= Beginning of Section =

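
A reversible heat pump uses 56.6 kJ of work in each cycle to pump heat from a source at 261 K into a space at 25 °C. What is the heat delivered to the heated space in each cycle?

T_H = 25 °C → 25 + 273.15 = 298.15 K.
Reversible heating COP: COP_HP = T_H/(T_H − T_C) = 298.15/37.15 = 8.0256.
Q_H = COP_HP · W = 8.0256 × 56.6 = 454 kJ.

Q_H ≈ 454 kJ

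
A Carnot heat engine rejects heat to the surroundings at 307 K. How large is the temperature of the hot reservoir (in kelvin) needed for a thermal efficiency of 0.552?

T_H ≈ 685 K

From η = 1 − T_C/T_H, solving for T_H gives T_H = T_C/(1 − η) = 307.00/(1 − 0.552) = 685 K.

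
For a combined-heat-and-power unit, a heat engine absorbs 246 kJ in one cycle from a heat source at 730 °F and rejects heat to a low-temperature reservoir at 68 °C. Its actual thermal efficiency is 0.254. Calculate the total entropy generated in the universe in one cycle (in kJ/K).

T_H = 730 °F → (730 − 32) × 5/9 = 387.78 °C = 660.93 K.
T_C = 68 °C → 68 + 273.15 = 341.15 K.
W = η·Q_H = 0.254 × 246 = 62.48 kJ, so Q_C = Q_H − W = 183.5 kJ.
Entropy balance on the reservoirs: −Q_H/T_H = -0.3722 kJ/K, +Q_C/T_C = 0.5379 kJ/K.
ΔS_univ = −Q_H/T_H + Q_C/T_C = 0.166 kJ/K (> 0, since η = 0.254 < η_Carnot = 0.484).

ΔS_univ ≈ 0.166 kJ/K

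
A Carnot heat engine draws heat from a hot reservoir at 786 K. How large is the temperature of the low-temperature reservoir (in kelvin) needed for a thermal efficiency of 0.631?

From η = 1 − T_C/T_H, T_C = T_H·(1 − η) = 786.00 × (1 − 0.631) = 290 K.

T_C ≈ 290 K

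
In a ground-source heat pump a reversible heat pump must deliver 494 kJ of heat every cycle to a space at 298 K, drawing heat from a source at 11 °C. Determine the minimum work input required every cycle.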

= End of Section =

Having read the entries above, repeat them exactly.

# SOLUTION BELOW:
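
A reversible heat pump uses 56.6 kJ of work in each cycle to pump heat from a source at 261 K into a space at 25 °C. What is the heat delivered to the heated space in each cycle?

T_H = 25 °C → 25 + 273.15 = 298.15 K.
Reversible heating COP: COP_HP = T_H/(T_H − T_C) = 298.15/37.15 = 8.0256.
Q_H = COP_HP · W = 8.0256 × 56.6 = 454 kJ.

Q_H ≈ 454 kJ

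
A Carnot heat engine rejects heat to the surroundings at 307 K. How large is the temperature of the hot reservoir (in kelvin) needed for a thermal efficiency of 0.552?

T_H ≈ 685 K

From η = 1 − T_C/T_H, solving for T_H gives T_H = T_C/(1 − η) = 307.00/(1 − 0.552) = 685 K.

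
For a combined-heat-and-power unit, a heat engine absorbs 246 kJ in one cycle from a heat source at 730 °F and rejects heat to a low-temperature reservoir at 68 °C. Its actual thermal efficiency is 0.254. Calculate the total entropy generated in the universe in one cycle (in kJ/K).

T_H = 730 °F → (730 − 32) × 5/9 = 387.78 °C = 660.93 K.
T_C = 68 °C → 68 + 273.15 = 341.15 K.
W = η·Q_H = 0.254 × 246 = 62.48 kJ, so Q_C = Q_H − W = 183.5 kJ.
Entropy balance on the reservoirs: −Q_H/T_H = -0.3722 kJ/K, +Q_C/T_C = 0.5379 kJ/K.
ΔS_univ = −Q_H/T_H + Q_C/T_C = 0.166 kJ/K (> 0, since η = 0.254 < η_Carnot = 0.484).

ΔS_univ ≈ 0.166 kJ/K

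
A Carnot heat engine draws heat from a hot reservoir at 786 K. How large is the temperature of the low-temperature reservoir (in kelvin) needed for a thermal efficiency of 0.631?

From η = 1 − T_C/T_H, T_C = T_H·(1 − η) = 786.00 × (1 − 0.631) = 290 K.

T_C ≈ 290 K

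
In a ground-source heat pump a reversible heat pump must deliver 494 kJ of heat every cycle to a space at 298 K, drawing heat from a source at 11 °C. Determine the minimum work input required every cycle.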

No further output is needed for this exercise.